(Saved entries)
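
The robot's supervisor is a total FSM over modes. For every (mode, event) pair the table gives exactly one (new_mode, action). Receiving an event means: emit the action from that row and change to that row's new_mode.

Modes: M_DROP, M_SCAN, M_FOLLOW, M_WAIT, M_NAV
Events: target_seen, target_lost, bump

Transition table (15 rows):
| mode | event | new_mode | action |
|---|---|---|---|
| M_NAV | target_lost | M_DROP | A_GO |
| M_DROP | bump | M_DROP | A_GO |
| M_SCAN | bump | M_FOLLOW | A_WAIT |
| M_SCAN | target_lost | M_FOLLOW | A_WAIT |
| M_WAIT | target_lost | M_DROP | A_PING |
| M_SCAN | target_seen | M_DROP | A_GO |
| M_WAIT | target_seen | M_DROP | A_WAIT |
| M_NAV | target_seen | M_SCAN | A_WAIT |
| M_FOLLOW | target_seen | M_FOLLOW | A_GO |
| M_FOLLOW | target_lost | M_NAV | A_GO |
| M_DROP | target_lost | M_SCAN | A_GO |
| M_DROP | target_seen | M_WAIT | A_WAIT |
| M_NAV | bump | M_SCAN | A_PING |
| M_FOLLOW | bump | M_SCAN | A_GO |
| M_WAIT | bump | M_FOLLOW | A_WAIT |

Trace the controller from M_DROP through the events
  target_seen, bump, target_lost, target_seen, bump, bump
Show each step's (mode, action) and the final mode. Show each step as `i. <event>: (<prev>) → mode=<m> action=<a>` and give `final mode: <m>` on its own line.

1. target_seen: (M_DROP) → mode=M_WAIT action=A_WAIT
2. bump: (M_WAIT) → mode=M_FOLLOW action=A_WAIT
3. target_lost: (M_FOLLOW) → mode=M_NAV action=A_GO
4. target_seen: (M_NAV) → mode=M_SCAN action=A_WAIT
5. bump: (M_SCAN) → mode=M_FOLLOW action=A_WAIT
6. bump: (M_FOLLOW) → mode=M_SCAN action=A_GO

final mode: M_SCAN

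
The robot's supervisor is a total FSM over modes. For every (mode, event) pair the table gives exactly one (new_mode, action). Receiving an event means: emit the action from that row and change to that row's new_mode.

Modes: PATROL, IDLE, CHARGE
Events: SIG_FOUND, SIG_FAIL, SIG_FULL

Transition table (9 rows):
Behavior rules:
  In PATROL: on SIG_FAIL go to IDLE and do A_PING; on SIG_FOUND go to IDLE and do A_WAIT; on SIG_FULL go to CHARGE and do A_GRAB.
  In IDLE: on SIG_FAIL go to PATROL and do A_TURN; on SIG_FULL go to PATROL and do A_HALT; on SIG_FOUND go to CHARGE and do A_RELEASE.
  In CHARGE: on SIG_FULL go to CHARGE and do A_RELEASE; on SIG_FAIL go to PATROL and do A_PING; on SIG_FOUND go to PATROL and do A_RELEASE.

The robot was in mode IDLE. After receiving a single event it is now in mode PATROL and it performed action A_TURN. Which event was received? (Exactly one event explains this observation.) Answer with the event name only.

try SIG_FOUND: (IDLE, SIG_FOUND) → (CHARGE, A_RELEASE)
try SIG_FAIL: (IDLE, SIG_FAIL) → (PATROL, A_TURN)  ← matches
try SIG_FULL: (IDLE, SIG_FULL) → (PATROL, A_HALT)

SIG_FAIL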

--

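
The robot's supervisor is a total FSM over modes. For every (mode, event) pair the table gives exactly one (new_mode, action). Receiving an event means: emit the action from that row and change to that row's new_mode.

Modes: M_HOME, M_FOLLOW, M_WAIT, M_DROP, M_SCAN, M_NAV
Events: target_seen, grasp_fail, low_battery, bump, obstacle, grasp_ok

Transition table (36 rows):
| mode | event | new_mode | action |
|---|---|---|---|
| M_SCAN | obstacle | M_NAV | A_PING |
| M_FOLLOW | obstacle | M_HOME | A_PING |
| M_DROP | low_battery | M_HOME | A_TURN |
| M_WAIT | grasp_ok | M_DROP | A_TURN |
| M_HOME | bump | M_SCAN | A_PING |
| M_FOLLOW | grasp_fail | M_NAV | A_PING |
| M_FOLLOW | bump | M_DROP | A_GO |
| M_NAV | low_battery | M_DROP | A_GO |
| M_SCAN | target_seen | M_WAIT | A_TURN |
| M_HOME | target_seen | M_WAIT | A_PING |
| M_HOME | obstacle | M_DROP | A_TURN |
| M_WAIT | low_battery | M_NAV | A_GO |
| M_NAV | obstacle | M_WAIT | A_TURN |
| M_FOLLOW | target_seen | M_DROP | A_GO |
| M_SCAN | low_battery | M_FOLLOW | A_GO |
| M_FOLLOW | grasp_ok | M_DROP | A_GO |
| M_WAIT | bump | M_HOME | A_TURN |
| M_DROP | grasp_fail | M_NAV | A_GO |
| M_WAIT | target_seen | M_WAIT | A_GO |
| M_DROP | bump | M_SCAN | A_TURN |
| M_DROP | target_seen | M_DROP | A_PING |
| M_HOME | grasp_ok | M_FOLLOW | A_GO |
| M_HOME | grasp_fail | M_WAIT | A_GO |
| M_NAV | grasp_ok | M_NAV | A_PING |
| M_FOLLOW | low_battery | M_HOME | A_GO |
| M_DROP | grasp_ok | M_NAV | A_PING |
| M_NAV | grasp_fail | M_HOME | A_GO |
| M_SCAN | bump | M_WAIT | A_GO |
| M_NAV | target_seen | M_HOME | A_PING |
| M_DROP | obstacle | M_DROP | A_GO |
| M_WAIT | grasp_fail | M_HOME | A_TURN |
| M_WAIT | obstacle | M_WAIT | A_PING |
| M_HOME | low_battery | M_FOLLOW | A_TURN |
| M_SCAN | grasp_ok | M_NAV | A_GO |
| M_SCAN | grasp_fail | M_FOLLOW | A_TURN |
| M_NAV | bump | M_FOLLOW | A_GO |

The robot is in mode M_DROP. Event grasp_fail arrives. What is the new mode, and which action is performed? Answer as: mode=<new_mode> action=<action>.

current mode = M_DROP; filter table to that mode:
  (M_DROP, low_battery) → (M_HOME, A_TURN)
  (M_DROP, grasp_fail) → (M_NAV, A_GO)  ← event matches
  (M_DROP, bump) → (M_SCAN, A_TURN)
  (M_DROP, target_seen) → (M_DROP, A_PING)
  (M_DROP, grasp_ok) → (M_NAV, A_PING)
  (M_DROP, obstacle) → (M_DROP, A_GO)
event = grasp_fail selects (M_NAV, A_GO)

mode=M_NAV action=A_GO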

--

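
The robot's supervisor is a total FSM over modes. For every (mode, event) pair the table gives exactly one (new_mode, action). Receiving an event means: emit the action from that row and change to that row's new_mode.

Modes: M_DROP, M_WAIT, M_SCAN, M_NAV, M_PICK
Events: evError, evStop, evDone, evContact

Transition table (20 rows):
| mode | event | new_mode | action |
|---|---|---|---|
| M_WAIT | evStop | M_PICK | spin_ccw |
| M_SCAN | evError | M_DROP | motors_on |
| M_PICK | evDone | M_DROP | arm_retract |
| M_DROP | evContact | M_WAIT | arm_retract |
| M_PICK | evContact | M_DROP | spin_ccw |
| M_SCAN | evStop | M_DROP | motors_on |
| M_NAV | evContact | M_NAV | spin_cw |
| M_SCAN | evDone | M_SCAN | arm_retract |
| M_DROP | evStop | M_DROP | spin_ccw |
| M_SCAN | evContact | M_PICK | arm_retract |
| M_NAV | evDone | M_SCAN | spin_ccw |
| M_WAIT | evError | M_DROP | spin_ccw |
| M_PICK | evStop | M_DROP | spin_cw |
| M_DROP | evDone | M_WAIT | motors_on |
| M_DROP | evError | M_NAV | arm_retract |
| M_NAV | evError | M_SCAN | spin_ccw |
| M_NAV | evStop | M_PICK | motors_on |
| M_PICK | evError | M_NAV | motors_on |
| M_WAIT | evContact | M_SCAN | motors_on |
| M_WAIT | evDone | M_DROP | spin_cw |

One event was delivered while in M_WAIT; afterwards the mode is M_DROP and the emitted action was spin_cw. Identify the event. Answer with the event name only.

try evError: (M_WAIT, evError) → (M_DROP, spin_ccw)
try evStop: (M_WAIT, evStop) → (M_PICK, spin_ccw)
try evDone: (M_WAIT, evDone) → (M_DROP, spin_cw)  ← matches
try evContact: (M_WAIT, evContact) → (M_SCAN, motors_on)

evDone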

What the exercise asks: Scan the entries above for the line containing "Modes: M_DROP, M_WAIT, M_SCAN, M_NAV, M_PICK", and copy it and all lines after it exactly, down to and including the line containing "evError | M_DROP | motors_on |".

Expected answer:
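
Modes: M_DROP, M_WAIT, M_SCAN, M_NAV, M_PICK
Events: evError, evStop, evDone, evContact

Transition table (20 rows):
| mode | event | new_mode | action |
|---|---|---|---|
| M_WAIT | evStop | M_PICK | spin_ccw |
| M_SCAN | evError | M_DROP | motors_on |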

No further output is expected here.